* DIRECTIONS:
Would you write out, word for word, each line of the records below from the top through the one holding "Benefits waiver on file: no"?

Dataset entries
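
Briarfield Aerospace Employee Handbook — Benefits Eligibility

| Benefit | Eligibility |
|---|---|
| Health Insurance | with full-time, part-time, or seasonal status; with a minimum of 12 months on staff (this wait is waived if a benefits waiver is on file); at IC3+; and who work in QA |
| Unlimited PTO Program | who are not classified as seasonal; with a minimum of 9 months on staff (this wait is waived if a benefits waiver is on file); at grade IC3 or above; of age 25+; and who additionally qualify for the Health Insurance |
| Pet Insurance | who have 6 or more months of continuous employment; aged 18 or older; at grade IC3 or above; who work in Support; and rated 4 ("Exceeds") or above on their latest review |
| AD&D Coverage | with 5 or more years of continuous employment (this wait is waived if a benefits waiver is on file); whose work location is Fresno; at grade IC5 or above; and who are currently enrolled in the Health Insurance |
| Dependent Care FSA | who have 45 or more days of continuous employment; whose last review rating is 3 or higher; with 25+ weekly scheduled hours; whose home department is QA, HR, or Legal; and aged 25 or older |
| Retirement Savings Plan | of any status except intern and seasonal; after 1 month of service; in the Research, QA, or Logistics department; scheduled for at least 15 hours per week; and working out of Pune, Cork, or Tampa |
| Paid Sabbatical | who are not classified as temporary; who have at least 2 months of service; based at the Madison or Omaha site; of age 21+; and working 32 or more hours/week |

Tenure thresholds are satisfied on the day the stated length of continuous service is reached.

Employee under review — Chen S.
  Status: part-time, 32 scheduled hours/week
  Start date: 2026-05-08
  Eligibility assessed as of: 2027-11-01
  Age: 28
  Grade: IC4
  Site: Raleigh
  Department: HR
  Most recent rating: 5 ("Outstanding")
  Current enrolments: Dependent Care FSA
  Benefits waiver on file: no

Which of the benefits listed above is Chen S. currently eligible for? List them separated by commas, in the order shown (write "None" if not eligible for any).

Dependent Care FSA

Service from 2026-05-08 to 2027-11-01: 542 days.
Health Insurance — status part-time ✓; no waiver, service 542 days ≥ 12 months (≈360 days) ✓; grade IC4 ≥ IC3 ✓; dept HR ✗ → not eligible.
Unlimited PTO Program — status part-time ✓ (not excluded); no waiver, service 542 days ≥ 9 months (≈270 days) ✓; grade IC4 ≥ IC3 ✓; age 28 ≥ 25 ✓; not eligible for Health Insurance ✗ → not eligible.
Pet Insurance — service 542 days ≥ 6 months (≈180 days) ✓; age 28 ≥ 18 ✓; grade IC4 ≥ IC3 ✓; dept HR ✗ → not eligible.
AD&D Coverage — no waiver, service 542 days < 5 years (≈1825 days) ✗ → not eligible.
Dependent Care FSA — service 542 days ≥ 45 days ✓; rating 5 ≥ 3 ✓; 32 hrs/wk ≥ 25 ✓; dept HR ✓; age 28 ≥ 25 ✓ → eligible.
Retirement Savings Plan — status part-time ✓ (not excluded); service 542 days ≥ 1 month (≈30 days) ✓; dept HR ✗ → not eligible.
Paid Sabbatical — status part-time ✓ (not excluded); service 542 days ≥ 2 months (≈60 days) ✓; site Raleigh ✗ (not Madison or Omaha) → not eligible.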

* EXERCISE RESULT:
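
Briarfield Aerospace Employee Handbook — Benefits Eligibility

| Benefit | Eligibility |
|---|---|
| Health Insurance | with full-time, part-time, or seasonal status; with a minimum of 12 months on staff (this wait is waived if a benefits waiver is on file); at IC3+; and who work in QA |
| Unlimited PTO Program | who are not classified as seasonal; with a minimum of 9 months on staff (this wait is waived if a benefits waiver is on file); at grade IC3 or above; of age 25+; and who additionally qualify for the Health Insurance |
| Pet Insurance | who have 6 or more months of continuous employment; aged 18 or older; at grade IC3 or above; who work in Support; and rated 4 ("Exceeds") or above on their latest review |
| AD&D Coverage | with 5 or more years of continuous employment (this wait is waived if a benefits waiver is on file); whose work location is Fresno; at grade IC5 or above; and who are currently enrolled in the Health Insurance |
| Dependent Care FSA | who have 45 or more days of continuous employment; whose last review rating is 3 or higher; with 25+ weekly scheduled hours; whose home department is QA, HR, or Legal; and aged 25 or older |
| Retirement Savings Plan | of any status except intern and seasonal; after 1 month of service; in the Research, QA, or Logistics department; scheduled for at least 15 hours per week; and working out of Pune, Cork, or Tampa |
| Paid Sabbatical | who are not classified as temporary; who have at least 2 months of service; based at the Madison or Omaha site; of age 21+; and working 32 or more hours/week |

Tenure thresholds are satisfied on the day the stated length of continuous service is reached.

Employee under review — Chen S.
  Status: part-time, 32 scheduled hours/week
  Start date: 2026-05-08
  Eligibility assessed as of: 2027-11-01
  Age: 28
  Grade: IC4
  Site: Raleigh
  Department: HR
  Most recent rating: 5 ("Outstanding")
  Current enrolments: Dependent Care FSA
  Benefits waiver on file: no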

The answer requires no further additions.